MATERIAL FOR THIS TASK
────────────────────
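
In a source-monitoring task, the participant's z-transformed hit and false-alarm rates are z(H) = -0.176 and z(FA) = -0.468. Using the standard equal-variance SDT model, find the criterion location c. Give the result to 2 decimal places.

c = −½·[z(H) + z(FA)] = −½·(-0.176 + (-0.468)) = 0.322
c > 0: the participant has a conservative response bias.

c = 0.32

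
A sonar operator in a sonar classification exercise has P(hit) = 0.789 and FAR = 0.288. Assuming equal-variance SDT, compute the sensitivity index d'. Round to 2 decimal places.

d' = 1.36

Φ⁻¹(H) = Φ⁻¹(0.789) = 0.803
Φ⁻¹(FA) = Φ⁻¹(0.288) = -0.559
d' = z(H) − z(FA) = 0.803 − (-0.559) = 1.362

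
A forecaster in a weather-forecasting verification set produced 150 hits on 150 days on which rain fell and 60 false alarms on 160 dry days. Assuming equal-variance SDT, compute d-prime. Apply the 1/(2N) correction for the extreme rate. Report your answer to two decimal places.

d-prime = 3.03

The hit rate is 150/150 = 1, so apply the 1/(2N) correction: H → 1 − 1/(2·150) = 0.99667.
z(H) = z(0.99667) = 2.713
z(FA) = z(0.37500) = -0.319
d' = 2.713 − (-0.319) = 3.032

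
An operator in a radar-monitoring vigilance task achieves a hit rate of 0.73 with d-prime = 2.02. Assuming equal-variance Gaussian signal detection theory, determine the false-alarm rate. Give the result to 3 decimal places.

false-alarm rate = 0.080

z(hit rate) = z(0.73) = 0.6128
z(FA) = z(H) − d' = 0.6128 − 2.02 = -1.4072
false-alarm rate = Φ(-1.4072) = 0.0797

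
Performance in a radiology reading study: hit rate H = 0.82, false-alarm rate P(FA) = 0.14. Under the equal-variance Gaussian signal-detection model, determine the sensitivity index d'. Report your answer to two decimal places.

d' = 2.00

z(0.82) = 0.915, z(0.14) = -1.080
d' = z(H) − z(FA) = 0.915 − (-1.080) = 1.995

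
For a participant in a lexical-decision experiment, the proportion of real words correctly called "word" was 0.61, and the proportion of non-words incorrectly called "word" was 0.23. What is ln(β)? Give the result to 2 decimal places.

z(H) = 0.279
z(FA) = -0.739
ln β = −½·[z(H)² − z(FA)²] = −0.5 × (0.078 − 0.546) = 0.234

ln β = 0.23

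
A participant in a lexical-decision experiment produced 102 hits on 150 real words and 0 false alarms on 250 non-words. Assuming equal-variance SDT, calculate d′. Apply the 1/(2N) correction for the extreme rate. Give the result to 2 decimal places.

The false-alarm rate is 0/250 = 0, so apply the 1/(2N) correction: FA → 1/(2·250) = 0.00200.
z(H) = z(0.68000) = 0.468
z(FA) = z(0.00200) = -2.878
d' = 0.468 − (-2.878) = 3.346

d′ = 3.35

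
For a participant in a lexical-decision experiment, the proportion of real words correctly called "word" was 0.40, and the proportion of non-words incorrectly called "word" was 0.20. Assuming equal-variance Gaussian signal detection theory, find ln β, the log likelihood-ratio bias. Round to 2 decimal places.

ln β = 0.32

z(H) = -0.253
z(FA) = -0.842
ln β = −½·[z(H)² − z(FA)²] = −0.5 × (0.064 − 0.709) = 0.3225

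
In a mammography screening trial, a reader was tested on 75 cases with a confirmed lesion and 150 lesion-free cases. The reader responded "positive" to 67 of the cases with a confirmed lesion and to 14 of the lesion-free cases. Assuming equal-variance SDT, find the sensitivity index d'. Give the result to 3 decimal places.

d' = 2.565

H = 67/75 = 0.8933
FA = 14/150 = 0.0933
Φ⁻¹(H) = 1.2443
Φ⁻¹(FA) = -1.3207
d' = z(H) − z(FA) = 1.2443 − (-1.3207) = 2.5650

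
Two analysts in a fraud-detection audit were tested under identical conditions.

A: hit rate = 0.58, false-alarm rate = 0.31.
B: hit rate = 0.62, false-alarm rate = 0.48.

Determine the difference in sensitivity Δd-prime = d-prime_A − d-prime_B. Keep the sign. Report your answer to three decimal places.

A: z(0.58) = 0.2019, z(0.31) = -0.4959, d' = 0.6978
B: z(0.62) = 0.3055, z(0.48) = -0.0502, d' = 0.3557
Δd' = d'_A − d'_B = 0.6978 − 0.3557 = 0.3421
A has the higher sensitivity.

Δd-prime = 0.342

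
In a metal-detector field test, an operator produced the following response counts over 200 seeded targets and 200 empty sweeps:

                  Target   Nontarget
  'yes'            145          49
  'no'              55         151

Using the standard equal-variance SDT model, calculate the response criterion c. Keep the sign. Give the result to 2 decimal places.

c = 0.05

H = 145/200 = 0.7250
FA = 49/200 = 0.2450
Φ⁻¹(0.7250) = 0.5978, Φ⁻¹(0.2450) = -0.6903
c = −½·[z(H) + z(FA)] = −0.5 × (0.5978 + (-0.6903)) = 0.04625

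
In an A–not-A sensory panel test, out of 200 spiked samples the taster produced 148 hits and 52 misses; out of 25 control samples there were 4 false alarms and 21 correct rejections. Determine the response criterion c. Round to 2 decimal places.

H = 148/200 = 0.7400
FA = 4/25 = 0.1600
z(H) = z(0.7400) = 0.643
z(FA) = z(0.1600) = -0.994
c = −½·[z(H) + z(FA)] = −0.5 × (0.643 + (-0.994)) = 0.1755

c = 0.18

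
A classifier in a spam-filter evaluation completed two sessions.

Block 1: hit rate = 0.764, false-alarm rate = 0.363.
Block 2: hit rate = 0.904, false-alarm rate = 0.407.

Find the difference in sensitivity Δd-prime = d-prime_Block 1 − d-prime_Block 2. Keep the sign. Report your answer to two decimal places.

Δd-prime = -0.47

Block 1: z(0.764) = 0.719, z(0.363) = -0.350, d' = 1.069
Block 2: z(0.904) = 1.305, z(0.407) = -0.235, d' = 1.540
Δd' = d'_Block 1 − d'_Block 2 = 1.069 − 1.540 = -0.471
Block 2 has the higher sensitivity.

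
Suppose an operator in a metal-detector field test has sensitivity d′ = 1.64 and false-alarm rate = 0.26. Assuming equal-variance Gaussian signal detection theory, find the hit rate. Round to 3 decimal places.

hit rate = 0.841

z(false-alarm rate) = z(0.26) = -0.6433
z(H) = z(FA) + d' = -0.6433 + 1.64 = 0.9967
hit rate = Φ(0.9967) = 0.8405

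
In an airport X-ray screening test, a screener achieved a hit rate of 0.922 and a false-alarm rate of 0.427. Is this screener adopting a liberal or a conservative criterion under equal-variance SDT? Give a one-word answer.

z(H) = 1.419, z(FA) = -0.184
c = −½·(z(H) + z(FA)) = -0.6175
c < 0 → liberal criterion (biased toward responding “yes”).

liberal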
────────────────────
EXERCISE DETAILS
Word for word, repeat every record.

ANSWER TO THE EXERCISE
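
In a source-monitoring task, the participant's z-transformed hit and false-alarm rates are z(H) = -0.176 and z(FA) = -0.468. Using the standard equal-variance SDT model, find the criterion location c. Give the result to 2 decimal places.

c = −½·[z(H) + z(FA)] = −½·(-0.176 + (-0.468)) = 0.322
c > 0: the participant has a conservative response bias.

c = 0.32

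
A sonar operator in a sonar classification exercise has P(hit) = 0.789 and FAR = 0.288. Assuming equal-variance SDT, compute the sensitivity index d'. Round to 2 decimal places.

d' = 1.36

Φ⁻¹(H) = Φ⁻¹(0.789) = 0.803
Φ⁻¹(FA) = Φ⁻¹(0.288) = -0.559
d' = z(H) − z(FA) = 0.803 − (-0.559) = 1.362

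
A forecaster in a weather-forecasting verification set produced 150 hits on 150 days on which rain fell and 60 false alarms on 160 dry days. Assuming equal-variance SDT, compute d-prime. Apply the 1/(2N) correction for the extreme rate. Report your answer to two decimal places.

d-prime = 3.03

The hit rate is 150/150 = 1, so apply the 1/(2N) correction: H → 1 − 1/(2·150) = 0.99667.
z(H) = z(0.99667) = 2.713
z(FA) = z(0.37500) = -0.319
d' = 2.713 − (-0.319) = 3.032

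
An operator in a radar-monitoring vigilance task achieves a hit rate of 0.73 with d-prime = 2.02. Assuming equal-variance Gaussian signal detection theory, determine the false-alarm rate. Give the result to 3 decimal places.

false-alarm rate = 0.080

z(hit rate) = z(0.73) = 0.6128
z(FA) = z(H) − d' = 0.6128 − 2.02 = -1.4072
false-alarm rate = Φ(-1.4072) = 0.0797

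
Performance in a radiology reading study: hit rate H = 0.82, false-alarm rate P(FA) = 0.14. Under the equal-variance Gaussian signal-detection model, determine the sensitivity index d'. Report your answer to two decimal places.

d' = 2.00

z(0.82) = 0.915, z(0.14) = -1.080
d' = z(H) − z(FA) = 0.915 − (-1.080) = 1.995

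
For a participant in a lexical-decision experiment, the proportion of real words correctly called "word" was 0.61, and the proportion of non-words incorrectly called "word" was 0.23. What is ln(β)? Give the result to 2 decimal places.

z(H) = 0.279
z(FA) = -0.739
ln β = −½·[z(H)² − z(FA)²] = −0.5 × (0.078 − 0.546) = 0.234

ln β = 0.23

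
A participant in a lexical-decision experiment produced 102 hits on 150 real words and 0 false alarms on 250 non-words. Assuming equal-variance SDT, calculate d′. Apply the 1/(2N) correction for the extreme rate. Give the result to 2 decimal places.

The false-alarm rate is 0/250 = 0, so apply the 1/(2N) correction: FA → 1/(2·250) = 0.00200.
z(H) = z(0.68000) = 0.468
z(FA) = z(0.00200) = -2.878
d' = 0.468 − (-2.878) = 3.346

d′ = 3.35

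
For a participant in a lexical-decision experiment, the proportion of real words correctly called "word" was 0.40, and the proportion of non-words incorrectly called "word" was 0.20. Assuming equal-variance Gaussian signal detection theory, find ln β, the log likelihood-ratio bias. Round to 2 decimal places.

ln β = 0.32

z(H) = -0.253
z(FA) = -0.842
ln β = −½·[z(H)² − z(FA)²] = −0.5 × (0.064 − 0.709) = 0.3225

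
In a mammography screening trial, a reader was tested on 75 cases with a confirmed lesion and 150 lesion-free cases. The reader responded "positive" to 67 of the cases with a confirmed lesion and to 14 of the lesion-free cases. Assuming equal-variance SDT, find the sensitivity index d'. Give the result to 3 decimal places.

d' = 2.565

H = 67/75 = 0.8933
FA = 14/150 = 0.0933
Φ⁻¹(H) = 1.2443
Φ⁻¹(FA) = -1.3207
d' = z(H) − z(FA) = 1.2443 − (-1.3207) = 2.5650

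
Two analysts in a fraud-detection audit were tested under identical conditions.

A: hit rate = 0.58, false-alarm rate = 0.31.
B: hit rate = 0.62, false-alarm rate = 0.48.

Determine the difference in sensitivity Δd-prime = d-prime_A − d-prime_B. Keep the sign. Report your answer to three decimal places.

A: z(0.58) = 0.2019, z(0.31) = -0.4959, d' = 0.6978
B: z(0.62) = 0.3055, z(0.48) = -0.0502, d' = 0.3557
Δd' = d'_A − d'_B = 0.6978 − 0.3557 = 0.3421
A has the higher sensitivity.

Δd-prime = 0.342

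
In a metal-detector field test, an operator produced the following response counts over 200 seeded targets and 200 empty sweeps:

                  Target   Nontarget
  'yes'            145          49
  'no'              55         151

Using the standard equal-variance SDT model, calculate the response criterion c. Keep the sign. Give the result to 2 decimal places.

c = 0.05

H = 145/200 = 0.7250
FA = 49/200 = 0.2450
Φ⁻¹(0.7250) = 0.5978, Φ⁻¹(0.2450) = -0.6903
c = −½·[z(H) + z(FA)] = −0.5 × (0.5978 + (-0.6903)) = 0.04625

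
In an A–not-A sensory panel test, out of 200 spiked samples the taster produced 148 hits and 52 misses; out of 25 control samples there were 4 false alarms and 21 correct rejections. Determine the response criterion c. Round to 2 decimal places.

H = 148/200 = 0.7400
FA = 4/25 = 0.1600
z(H) = z(0.7400) = 0.643
z(FA) = z(0.1600) = -0.994
c = −½·[z(H) + z(FA)] = −0.5 × (0.643 + (-0.994)) = 0.1755

c = 0.18

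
A classifier in a spam-filter evaluation completed two sessions.

Block 1: hit rate = 0.764, false-alarm rate = 0.363.
Block 2: hit rate = 0.904, false-alarm rate = 0.407.

Find the difference in sensitivity Δd-prime = d-prime_Block 1 − d-prime_Block 2. Keep the sign. Report your answer to two decimal places.

Δd-prime = -0.47

Block 1: z(0.764) = 0.719, z(0.363) = -0.350, d' = 1.069
Block 2: z(0.904) = 1.305, z(0.407) = -0.235, d' = 1.540
Δd' = d'_Block 1 − d'_Block 2 = 1.069 − 1.540 = -0.471
Block 2 has the higher sensitivity.

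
Suppose an operator in a metal-detector field test has sensitivity d′ = 1.64 and false-alarm rate = 0.26. Assuming equal-variance Gaussian signal detection theory, find the hit rate. Round to 3 decimal places.

hit rate = 0.841

z(false-alarm rate) = z(0.26) = -0.6433
z(H) = z(FA) + d' = -0.6433 + 1.64 = 0.9967
hit rate = Φ(0.9967) = 0.8405

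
In an airport X-ray screening test, a screener achieved a hit rate of 0.922 and a false-alarm rate of 0.427. Is this screener adopting a liberal or a conservative criterion under equal-variance SDT? Give a one-word answer.

z(H) = 1.419, z(FA) = -0.184
c = −½·(z(H) + z(FA)) = -0.6175
c < 0 → liberal criterion (biased toward responding “yes”).

liberal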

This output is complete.